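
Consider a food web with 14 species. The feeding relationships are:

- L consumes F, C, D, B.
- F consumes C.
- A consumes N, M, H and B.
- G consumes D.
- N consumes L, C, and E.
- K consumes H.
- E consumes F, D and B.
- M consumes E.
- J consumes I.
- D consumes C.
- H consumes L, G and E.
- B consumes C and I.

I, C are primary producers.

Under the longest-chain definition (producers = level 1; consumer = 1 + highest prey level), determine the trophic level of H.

C is a producer → level 1.
D eats C → level 2.
L eats D (level 2); other prey at levels: C 1, F 2, B 2 → level 3.
H eats L (level 3); other prey at levels: G 3, E 3 → level 4.

Trophic level 4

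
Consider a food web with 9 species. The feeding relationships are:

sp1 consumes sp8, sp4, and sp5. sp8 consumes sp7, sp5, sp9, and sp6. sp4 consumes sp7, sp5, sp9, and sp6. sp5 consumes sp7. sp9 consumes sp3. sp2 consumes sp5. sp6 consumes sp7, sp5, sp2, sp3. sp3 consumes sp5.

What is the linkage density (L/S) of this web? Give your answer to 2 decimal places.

There are L = 19 links among S = 9 species.
L/S = 19/9 = 2.1111 ≈ 2.11.

L/S = 2.11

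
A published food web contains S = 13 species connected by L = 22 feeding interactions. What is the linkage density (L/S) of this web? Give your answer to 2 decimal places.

L/S = 1.69

There are L = 22 links among S = 13 species.
L/S = 22/13 = 1.6923 ≈ 1.69.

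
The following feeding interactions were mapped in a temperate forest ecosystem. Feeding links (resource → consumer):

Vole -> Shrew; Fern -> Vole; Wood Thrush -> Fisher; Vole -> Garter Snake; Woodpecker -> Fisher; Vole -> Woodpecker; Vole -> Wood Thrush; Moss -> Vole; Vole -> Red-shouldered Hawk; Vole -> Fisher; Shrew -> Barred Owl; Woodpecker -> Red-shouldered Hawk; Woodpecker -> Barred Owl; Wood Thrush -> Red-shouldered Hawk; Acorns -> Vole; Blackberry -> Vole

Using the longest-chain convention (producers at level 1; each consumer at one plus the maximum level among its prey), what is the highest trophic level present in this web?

4

Producers (level 1): Blackberry, Fern, Moss, Acorns.
Blackberry → Vole → Wood Thrush → Fisher gives Fisher level 4.
No species has a prey at level 4, so no species reaches level 5.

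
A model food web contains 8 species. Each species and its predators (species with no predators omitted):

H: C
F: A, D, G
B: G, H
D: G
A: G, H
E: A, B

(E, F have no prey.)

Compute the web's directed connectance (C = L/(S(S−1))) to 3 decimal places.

The web has S = 8 species and L = 11 feeding links.
C = L / (S(S−1)) = 11 / 56 = 0.1964 ≈ 0.196.

C = 0.196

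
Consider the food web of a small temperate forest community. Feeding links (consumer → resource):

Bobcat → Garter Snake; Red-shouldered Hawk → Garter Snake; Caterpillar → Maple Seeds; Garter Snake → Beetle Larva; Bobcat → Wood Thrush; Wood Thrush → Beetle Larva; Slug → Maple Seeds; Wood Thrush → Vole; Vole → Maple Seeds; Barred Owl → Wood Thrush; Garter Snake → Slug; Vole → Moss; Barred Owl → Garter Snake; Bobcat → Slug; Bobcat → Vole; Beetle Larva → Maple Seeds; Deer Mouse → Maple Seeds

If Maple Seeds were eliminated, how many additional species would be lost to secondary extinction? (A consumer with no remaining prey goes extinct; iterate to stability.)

6

Remove Maple Seeds.
Round 1: Deer Mouse (all prey gone), Caterpillar (all prey gone), Beetle Larva (all prey gone), Slug (all prey gone) → extinct.
Round 2: Garter Snake (all prey gone) → extinct.
Round 3: Red-shouldered Hawk (all prey gone) → extinct.
No further losses. Total secondary extinctions: 6.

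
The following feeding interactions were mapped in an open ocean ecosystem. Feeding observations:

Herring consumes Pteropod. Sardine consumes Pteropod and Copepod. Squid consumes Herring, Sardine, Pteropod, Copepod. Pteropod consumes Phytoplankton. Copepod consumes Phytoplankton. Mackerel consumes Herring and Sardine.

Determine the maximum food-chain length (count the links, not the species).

One longest chain: Phytoplankton → Pteropod → Herring → Mackerel.
It has 4 species and 3 links.

3 links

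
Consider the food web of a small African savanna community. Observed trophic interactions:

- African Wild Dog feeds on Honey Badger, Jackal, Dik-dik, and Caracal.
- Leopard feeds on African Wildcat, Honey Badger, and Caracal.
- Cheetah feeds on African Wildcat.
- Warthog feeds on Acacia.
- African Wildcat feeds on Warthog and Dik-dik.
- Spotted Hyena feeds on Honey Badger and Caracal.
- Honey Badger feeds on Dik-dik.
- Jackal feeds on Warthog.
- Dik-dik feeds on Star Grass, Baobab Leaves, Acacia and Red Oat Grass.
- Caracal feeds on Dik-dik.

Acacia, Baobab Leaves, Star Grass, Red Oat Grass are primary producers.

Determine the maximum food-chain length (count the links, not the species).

3 links

One longest chain: Acacia → Dik-dik → African Wildcat → Leopard.
It has 4 species and 3 links.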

•••

▶ TO DO
Within the listing above, work out how many lines hold "Barred", and answer with that number only.

▶ RESPONSE TO THE EXERCISE
2